● TASK ITEM:
Wherever the string "older" occurs in a line of these records, report that line.

(MATERIAL SUPPLIED Opens)

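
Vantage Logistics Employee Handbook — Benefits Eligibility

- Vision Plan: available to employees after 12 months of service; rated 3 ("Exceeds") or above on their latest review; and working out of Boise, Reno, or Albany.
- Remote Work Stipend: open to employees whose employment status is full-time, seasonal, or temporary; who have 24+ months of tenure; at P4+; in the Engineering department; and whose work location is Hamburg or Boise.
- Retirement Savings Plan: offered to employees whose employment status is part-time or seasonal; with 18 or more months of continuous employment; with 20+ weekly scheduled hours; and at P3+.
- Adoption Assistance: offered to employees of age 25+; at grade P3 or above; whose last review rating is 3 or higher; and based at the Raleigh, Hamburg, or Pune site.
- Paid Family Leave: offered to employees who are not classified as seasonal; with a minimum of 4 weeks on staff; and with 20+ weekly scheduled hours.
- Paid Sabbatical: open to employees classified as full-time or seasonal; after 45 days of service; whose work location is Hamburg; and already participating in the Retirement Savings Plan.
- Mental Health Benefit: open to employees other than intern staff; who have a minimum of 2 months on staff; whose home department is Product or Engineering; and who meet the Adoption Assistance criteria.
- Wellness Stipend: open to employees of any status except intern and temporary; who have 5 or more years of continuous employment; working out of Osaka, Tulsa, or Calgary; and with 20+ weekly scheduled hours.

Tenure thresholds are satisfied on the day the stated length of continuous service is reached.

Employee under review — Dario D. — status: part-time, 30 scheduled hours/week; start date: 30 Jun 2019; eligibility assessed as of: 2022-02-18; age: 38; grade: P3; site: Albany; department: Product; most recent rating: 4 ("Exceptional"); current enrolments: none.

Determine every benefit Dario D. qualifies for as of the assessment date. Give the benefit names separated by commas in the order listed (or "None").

Service from 30 Jun 2019 to 2022-02-18: 964 days.
Vision Plan — service 964 days ≥ 12 months (≈360 days) ✓; rating 4 ≥ 3 ✓; site Albany ✓ → eligible.
Remote Work Stipend — status part-time ✗ (requires full-time, seasonal, or temporary) → not eligible.
Retirement Savings Plan — status part-time ✓; service 964 days ≥ 18 months (≈540 days) ✓; 30 hrs/wk ≥ 20 ✓; grade P3 ≥ P3 ✓ → eligible.
Adoption Assistance — age 38 ≥ 25 ✓; grade P3 ≥ P3 ✓; rating 4 ≥ 3 ✓; site Albany ✗ (not Raleigh, Hamburg, or Pune) → not eligible.
Paid Family Leave — status part-time ✓ (not excluded); service 964 days ≥ 4 weeks (≈28 days) ✓; 30 hrs/wk ≥ 20 ✓ → eligible.
Paid Sabbatical — status part-time ✗ (requires full-time or seasonal) → not eligible.
Mental Health Benefit — status part-time ✓ (not excluded); service 964 days ≥ 2 months (≈60 days) ✓; dept Product ✓; not eligible for Adoption Assistance ✗ → not eligible.
Wellness Stipend — status part-time ✓ (not excluded); service 964 days < 5 years (≈1825 days) ✗ → not eligible.

Vision Plan, Retirement Savings Plan, Paid Family Leave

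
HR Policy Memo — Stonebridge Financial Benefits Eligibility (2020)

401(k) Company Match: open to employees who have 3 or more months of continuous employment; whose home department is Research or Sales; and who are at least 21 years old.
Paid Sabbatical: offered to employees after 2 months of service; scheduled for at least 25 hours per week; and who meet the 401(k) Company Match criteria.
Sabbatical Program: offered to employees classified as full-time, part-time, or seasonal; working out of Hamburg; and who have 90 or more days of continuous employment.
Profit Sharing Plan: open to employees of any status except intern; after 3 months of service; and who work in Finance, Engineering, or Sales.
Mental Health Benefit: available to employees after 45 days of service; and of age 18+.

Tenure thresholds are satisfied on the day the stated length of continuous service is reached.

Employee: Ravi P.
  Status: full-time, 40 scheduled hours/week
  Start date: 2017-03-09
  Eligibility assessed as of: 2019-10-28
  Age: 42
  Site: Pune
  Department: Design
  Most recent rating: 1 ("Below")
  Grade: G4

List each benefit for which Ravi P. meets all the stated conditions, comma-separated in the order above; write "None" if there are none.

Mental Health Benefit

Service from 2017-03-09 to 2019-10-28: 963 days.
401(k) Company Match — service 963 days ≥ 3 months (≈90 days) ✓; dept Design ✗ → not eligible.
Paid Sabbatical — service 963 days ≥ 2 months (≈60 days) ✓; 40 hrs/wk ≥ 25 ✓; not eligible for 401(k) Company Match ✗ → not eligible.
Sabbatical Program — status full-time ✓; site Pune ✗ (not Hamburg) → not eligible.
Profit Sharing Plan — status full-time ✓ (not excluded); service 963 days ≥ 3 months (≈90 days) ✓; dept Design ✗ → not eligible.
Mental Health Benefit — service 963 days ≥ 45 days ✓; age 42 ≥ 18 ✓ → eligible.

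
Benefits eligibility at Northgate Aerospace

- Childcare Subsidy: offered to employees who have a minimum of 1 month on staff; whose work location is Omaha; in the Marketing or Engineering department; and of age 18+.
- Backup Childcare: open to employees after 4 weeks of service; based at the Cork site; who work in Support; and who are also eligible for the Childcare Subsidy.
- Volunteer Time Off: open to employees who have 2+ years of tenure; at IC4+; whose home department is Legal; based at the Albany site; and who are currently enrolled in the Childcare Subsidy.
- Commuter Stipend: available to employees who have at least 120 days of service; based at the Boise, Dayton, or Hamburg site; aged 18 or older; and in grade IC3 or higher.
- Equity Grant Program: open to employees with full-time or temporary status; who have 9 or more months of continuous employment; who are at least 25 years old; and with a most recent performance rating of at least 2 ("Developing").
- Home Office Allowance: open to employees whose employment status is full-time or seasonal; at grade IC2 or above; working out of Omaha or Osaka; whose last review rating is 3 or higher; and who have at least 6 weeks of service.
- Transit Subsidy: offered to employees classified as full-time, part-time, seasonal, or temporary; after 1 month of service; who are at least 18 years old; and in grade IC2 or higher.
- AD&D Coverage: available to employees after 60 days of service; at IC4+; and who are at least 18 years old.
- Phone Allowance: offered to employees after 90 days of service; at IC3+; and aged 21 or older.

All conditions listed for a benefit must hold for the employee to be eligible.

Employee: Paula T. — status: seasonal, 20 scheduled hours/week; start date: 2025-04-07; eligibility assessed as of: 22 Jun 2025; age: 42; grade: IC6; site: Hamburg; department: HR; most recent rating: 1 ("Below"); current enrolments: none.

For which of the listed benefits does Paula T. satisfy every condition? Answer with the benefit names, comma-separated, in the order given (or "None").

Service from 2025-04-07 to 22 Jun 2025: 76 days.
Childcare Subsidy — service 76 days ≥ 1 month (≈30 days) ✓; site Hamburg ✗ (not Omaha) → not eligible.
Backup Childcare — service 76 days ≥ 4 weeks (≈28 days) ✓; site Hamburg ✗ (not Cork) → not eligible.
Volunteer Time Off — service 76 days < 2 years (≈730 days) ✗ → not eligible.
Commuter Stipend — service 76 days < 120 days ✗ → not eligible.
Equity Grant Program — status seasonal ✗ (requires full-time or temporary) → not eligible.
Home Office Allowance — status seasonal ✓; grade IC6 ≥ IC2 ✓; site Hamburg ✗ (not Omaha or Osaka) → not eligible.
Transit Subsidy — status seasonal ✓; service 76 days ≥ 1 month (≈30 days) ✓; age 42 ≥ 18 ✓; grade IC6 ≥ IC2 ✓ → eligible.
AD&D Coverage — service 76 days ≥ 60 days ✓; grade IC6 ≥ IC4 ✓; age 42 ≥ 18 ✓ → eligible.
Phone Allowance — service 76 days < 90 days ✗ → not eligible.

Transit Subsidy, AD&D Coverage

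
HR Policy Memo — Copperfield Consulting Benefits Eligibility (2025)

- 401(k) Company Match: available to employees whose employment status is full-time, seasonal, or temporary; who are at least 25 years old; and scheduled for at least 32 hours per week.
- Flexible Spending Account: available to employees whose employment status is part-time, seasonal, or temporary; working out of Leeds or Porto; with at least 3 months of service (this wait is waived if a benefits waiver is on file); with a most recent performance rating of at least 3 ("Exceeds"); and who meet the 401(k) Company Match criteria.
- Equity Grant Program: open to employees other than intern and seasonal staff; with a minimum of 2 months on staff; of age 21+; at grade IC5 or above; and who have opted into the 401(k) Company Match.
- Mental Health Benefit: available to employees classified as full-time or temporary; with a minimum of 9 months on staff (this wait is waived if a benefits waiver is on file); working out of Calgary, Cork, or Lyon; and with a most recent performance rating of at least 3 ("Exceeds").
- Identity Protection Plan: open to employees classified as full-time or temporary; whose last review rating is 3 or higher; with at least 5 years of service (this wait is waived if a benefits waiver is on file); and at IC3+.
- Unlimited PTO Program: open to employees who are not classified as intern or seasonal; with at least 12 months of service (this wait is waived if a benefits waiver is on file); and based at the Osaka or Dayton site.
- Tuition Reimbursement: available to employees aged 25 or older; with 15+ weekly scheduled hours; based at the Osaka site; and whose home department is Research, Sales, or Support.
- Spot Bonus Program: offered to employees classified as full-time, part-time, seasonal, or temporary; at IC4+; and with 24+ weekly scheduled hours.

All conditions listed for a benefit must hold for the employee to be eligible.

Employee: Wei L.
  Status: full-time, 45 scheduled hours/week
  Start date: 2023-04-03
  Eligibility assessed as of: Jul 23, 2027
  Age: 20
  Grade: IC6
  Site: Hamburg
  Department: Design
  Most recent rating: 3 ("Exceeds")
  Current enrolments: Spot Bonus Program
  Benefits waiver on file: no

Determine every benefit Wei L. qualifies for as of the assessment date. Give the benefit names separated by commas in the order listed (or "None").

Service from 2023-04-03 to Jul 23, 2027: 1572 days.
401(k) Company Match — status full-time ✓; age 20 < 25 ✗ → not eligible.
Flexible Spending Account — status full-time ✗ (requires part-time, seasonal, or temporary) → not eligible.
Equity Grant Program — status full-time ✓ (not excluded); service 1572 days ≥ 2 months (≈60 days) ✓; age 20 < 21 ✗ → not eligible.
Mental Health Benefit — status full-time ✓; no waiver, service 1572 days ≥ 9 months (≈270 days) ✓; site Hamburg ✗ (not Calgary, Cork, or Lyon) → not eligible.
Identity Protection Plan — status full-time ✓; rating 3 ≥ 3 ✓; no waiver, service 1572 days < 5 years (≈1825 days) ✗ → not eligible.
Unlimited PTO Program — status full-time ✓ (not excluded); no waiver, service 1572 days ≥ 12 months (≈360 days) ✓; site Hamburg ✗ (not Osaka or Dayton) → not eligible.
Tuition Reimbursement — age 20 < 25 ✗ → not eligible.
Spot Bonus Program — status full-time ✓; grade IC6 ≥ IC4 ✓; 45 hrs/wk ≥ 24 ✓ → eligible.

Spot Bonus Program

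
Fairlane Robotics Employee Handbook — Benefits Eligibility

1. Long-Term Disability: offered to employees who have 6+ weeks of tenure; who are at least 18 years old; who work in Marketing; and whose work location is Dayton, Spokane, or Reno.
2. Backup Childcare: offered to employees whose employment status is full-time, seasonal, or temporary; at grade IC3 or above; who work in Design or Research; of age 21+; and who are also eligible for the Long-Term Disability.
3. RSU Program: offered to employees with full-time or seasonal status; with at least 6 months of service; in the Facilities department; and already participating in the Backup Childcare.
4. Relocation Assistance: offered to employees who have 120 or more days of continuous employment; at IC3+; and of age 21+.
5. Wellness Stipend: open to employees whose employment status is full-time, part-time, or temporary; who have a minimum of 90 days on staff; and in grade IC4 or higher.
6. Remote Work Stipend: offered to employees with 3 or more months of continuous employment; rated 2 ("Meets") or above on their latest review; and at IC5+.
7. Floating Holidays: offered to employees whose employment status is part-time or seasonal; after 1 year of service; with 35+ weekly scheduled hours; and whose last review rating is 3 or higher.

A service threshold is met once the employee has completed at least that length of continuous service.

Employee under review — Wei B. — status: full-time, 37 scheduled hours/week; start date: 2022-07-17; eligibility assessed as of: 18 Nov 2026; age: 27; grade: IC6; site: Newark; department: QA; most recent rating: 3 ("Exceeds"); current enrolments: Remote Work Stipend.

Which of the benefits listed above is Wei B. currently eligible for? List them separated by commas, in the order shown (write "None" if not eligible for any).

Service from 2022-07-17 to 18 Nov 2026: 1585 days.
Long-Term Disability — service 1585 days ≥ 6 weeks (≈42 days) ✓; age 27 ≥ 18 ✓; dept QA ✗ → not eligible.
Backup Childcare — status full-time ✓; grade IC6 ≥ IC3 ✓; dept QA ✗ → not eligible.
RSU Program — status full-time ✓; service 1585 days ≥ 6 months (≈180 days) ✓; dept QA ✗ → not eligible.
Relocation Assistance — service 1585 days ≥ 120 days ✓; grade IC6 ≥ IC3 ✓; age 27 ≥ 21 ✓ → eligible.
Wellness Stipend — status full-time ✓; service 1585 days ≥ 90 days ✓; grade IC6 ≥ IC4 ✓ → eligible.
Remote Work Stipend — service 1585 days ≥ 3 months (≈90 days) ✓; rating 3 ≥ 2 ✓; grade IC6 ≥ IC5 ✓ → eligible.
Floating Holidays — status full-time ✗ (requires part-time or seasonal) → not eligible.

Relocation Assistance, Wellness Stipend, Remote Work Stipend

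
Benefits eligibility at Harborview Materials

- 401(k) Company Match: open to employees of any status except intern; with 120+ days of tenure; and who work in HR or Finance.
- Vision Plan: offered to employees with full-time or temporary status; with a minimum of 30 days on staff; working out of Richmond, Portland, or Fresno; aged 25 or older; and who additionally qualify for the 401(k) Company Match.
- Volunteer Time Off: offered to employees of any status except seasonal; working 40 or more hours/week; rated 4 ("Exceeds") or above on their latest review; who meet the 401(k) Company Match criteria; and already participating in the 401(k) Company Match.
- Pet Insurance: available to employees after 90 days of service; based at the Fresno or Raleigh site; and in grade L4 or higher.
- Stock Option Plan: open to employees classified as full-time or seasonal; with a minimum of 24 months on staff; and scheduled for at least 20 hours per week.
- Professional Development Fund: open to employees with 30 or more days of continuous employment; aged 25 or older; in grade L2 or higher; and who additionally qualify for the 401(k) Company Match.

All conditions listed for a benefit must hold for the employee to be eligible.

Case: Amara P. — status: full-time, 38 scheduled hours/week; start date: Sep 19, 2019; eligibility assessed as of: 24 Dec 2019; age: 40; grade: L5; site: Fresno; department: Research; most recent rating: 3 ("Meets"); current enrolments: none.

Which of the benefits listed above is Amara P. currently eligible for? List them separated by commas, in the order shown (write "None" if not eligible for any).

Pet Insurance

Service from Sep 19, 2019 to 24 Dec 2019: 96 days.
401(k) Company Match — status full-time ✓ (not excluded); service 96 days < 120 days ✗ → not eligible.
Vision Plan — status full-time ✓; service 96 days ≥ 30 days ✓; site Fresno ✓; age 40 ≥ 25 ✓; not eligible for 401(k) Company Match ✗ → not eligible.
Volunteer Time Off — status full-time ✓ (not excluded); 38 hrs/wk < 40 ✗ → not eligible.
Pet Insurance — service 96 days ≥ 90 days ✓; site Fresno ✓; grade L5 ≥ L4 ✓ → eligible.
Stock Option Plan — status full-time ✓; service 96 days < 24 months (≈720 days) ✗ → not eligible.
Professional Development Fund — service 96 days ≥ 30 days ✓; age 40 ≥ 25 ✓; grade L5 ≥ L2 ✓; not eligible for 401(k) Company Match ✗ → not eligible.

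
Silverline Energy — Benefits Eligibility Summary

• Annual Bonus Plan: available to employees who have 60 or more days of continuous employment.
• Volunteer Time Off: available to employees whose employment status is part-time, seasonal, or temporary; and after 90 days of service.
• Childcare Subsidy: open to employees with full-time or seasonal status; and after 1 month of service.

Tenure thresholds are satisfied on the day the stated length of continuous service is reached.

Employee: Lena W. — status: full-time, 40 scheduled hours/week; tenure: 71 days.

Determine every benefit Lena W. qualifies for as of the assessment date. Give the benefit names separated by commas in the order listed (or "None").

Annual Bonus Plan — service 71 days ≥ 60 days ✓ → eligible.
Volunteer Time Off — status full-time ✗ (requires part-time, seasonal, or temporary) → not eligible.
Childcare Subsidy — status full-time ✓; service 71 days ≥ 1 month (≈30 days) ✓ → eligible.

Annual Bonus Plan, Childcare Subsidy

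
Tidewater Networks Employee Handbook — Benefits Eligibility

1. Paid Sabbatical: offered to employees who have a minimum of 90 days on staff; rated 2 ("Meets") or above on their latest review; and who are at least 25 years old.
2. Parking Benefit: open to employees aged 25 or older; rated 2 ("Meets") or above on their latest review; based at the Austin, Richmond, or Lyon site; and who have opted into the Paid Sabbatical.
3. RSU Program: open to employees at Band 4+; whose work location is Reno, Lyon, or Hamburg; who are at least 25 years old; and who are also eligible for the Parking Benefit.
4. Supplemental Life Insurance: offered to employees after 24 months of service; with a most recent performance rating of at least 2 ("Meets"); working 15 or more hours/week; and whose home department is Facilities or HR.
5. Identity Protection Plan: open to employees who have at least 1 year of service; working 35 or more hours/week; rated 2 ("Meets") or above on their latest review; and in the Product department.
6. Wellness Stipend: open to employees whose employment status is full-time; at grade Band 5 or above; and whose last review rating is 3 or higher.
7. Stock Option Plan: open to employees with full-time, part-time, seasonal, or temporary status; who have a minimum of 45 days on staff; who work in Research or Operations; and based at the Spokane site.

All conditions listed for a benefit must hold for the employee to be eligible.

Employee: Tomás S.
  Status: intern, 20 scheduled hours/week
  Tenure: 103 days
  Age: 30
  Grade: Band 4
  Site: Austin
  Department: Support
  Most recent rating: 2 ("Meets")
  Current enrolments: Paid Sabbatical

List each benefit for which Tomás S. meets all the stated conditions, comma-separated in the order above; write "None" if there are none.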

(MATERIAL SUPPLIED Closes)

● RESPONSE TO THE TASK:
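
- Commuter Stipend: available to employees who have at least 120 days of service; based at the Boise, Dayton, or Hamburg site; aged 18 or older; and in grade IC3 or higher.
- Phone Allowance: offered to employees after 90 days of service; at IC3+; and aged 21 or older.
- Tuition Reimbursement: available to employees aged 25 or older; with 15+ weekly scheduled hours; based at the Osaka site; and whose home department is Research, Sales, or Support.
- Vision Plan: offered to employees with full-time or temporary status; with a minimum of 30 days on staff; working out of Richmond, Portland, or Fresno; aged 25 or older; and who additionally qualify for the 401(k) Company Match.
- Professional Development Fund: open to employees with 30 or more days of continuous employment; aged 25 or older; in grade L2 or higher; and who additionally qualify for the 401(k) Company Match.
2. Parking Benefit: open to employees aged 25 or older; rated 2 ("Meets") or above on their latest review; based at the Austin, Richmond, or Lyon site; and who have opted into the Paid Sabbatical.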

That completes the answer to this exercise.